* _SUPPLIED MATERIAL_:

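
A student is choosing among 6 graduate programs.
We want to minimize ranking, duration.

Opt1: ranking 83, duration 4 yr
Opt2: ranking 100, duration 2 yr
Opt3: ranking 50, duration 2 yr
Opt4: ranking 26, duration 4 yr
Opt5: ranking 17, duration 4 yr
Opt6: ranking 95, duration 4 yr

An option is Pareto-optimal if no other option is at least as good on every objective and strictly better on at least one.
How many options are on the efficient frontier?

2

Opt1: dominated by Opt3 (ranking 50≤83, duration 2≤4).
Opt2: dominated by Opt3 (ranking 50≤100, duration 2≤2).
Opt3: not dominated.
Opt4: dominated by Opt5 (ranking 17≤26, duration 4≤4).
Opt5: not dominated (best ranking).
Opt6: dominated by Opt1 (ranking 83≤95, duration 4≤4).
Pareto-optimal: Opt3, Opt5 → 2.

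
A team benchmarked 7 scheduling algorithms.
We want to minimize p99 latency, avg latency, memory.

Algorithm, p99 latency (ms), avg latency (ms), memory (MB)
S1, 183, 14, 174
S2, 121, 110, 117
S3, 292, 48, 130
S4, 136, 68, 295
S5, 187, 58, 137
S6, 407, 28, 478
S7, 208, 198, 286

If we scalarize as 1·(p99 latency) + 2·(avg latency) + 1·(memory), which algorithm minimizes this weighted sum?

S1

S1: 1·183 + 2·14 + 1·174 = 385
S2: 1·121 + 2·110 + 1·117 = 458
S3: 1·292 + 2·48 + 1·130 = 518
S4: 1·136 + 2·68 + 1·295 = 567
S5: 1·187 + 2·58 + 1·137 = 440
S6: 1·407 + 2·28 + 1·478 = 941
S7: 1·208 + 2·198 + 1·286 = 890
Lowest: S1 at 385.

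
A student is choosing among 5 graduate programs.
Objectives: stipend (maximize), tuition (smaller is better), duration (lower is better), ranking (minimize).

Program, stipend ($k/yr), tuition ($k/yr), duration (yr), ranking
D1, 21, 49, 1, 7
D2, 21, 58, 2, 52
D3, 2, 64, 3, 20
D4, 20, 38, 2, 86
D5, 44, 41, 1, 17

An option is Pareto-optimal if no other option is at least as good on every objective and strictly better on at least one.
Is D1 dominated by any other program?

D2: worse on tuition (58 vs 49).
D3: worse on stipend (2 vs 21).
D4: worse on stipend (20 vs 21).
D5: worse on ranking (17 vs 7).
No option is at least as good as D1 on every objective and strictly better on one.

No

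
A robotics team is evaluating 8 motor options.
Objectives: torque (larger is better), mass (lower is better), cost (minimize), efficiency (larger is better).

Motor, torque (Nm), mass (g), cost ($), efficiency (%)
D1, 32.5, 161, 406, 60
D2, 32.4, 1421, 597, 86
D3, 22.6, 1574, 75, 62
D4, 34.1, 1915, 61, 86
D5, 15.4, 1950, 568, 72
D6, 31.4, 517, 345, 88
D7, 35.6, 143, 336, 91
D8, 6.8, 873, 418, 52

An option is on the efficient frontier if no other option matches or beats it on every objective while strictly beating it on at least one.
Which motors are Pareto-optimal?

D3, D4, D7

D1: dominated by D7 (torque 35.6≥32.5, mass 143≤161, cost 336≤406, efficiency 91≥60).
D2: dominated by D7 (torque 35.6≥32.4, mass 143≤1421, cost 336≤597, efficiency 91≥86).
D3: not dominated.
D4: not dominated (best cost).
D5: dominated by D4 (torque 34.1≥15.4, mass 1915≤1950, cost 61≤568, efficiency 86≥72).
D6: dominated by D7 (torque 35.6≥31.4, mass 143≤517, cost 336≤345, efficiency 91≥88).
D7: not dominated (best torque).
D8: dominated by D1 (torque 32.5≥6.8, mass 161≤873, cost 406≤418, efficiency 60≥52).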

==

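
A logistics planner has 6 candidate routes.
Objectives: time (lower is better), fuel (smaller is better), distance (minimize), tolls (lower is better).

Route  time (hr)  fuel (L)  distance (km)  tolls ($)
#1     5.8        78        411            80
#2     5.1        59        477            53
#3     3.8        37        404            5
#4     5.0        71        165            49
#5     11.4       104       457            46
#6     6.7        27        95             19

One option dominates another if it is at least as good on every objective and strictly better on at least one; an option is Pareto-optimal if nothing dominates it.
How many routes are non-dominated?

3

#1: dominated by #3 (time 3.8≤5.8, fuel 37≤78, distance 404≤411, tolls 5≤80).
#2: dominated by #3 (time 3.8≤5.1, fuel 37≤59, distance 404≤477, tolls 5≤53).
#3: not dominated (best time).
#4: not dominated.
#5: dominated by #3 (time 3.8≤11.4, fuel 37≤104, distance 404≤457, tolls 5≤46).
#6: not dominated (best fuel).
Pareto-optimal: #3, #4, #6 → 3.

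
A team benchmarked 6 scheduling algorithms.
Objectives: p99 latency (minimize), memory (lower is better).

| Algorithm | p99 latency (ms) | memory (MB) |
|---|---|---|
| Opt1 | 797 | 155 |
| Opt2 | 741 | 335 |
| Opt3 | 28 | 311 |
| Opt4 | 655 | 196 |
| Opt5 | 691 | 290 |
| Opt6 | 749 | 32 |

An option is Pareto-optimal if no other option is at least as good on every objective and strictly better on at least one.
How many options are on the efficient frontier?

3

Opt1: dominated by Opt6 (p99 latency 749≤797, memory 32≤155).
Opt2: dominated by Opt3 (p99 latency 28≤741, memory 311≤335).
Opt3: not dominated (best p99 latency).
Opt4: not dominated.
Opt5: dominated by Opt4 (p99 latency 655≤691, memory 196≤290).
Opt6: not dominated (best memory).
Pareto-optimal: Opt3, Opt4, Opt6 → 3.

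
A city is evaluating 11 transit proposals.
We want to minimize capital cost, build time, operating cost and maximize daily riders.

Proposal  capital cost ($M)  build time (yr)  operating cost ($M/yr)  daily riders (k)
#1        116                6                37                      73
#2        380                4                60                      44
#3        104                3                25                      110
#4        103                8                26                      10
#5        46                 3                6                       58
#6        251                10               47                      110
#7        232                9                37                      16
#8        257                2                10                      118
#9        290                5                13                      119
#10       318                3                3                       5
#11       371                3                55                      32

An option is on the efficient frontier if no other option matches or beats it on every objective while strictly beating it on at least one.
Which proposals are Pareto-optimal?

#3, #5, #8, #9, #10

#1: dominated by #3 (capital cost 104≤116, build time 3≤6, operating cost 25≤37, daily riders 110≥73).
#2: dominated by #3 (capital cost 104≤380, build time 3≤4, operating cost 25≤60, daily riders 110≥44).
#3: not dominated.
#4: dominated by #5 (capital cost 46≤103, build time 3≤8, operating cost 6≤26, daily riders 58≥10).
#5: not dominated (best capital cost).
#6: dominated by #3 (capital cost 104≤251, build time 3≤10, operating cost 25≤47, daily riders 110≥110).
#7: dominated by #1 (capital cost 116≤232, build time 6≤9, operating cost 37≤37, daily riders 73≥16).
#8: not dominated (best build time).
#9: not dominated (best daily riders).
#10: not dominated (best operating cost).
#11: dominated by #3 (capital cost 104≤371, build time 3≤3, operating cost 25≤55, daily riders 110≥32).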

* _TO DO_:
Copy all lines of the listing above that contain the string "benchmarked".

* _COMPLETED TASK_:
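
A team benchmarked 7 scheduling algorithms.
A team benchmarked 6 scheduling algorithms.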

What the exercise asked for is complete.